### The problem:
Using the data below, work out how many lines contain "first", and report only that number.

### Input:
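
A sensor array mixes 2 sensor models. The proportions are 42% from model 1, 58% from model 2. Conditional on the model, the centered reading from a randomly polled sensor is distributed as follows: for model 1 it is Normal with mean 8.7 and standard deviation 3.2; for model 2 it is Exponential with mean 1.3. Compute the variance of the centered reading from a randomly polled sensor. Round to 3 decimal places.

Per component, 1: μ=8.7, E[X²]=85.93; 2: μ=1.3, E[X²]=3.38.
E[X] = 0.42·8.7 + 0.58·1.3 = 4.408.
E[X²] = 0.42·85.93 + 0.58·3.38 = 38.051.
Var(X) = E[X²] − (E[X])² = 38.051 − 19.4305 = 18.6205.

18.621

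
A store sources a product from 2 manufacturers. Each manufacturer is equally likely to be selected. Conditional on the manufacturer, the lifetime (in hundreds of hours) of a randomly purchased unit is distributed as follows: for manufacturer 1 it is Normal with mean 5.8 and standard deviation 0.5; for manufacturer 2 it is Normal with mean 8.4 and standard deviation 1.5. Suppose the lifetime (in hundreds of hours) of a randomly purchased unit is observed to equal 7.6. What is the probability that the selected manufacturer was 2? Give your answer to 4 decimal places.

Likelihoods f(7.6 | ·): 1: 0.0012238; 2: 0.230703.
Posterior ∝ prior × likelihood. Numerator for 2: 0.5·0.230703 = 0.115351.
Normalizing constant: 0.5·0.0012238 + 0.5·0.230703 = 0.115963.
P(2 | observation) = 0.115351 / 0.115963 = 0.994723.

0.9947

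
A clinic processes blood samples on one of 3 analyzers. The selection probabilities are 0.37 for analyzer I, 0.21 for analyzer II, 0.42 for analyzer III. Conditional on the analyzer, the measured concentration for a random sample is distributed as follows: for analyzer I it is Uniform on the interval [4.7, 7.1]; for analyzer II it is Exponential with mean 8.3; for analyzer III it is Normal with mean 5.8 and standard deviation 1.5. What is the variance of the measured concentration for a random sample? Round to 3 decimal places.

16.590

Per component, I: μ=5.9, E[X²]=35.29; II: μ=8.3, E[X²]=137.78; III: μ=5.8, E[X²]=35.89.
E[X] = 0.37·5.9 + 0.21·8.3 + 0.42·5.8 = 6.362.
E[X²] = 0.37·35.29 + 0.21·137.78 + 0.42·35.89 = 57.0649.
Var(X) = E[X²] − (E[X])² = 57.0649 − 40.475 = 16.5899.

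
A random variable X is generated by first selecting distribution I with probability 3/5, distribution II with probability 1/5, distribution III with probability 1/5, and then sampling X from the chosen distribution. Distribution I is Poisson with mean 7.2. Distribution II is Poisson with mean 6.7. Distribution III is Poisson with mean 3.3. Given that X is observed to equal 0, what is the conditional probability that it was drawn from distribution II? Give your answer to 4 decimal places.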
--
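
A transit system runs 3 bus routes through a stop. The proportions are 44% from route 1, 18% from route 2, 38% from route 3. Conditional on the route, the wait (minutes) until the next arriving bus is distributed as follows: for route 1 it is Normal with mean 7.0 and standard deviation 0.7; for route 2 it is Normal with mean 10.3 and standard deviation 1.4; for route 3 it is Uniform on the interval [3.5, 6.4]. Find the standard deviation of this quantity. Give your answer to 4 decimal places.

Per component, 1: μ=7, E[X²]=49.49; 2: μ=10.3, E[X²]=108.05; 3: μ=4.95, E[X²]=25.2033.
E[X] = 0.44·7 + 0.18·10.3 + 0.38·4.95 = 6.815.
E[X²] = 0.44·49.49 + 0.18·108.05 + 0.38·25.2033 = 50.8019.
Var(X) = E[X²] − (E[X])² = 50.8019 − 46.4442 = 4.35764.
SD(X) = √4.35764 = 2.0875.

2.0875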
...
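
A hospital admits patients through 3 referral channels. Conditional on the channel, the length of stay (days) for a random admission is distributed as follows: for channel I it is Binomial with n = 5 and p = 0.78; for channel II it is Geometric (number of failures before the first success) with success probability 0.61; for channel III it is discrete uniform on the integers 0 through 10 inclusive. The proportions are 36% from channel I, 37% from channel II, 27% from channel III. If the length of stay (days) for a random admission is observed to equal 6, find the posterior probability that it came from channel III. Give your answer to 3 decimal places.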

### Result below:
2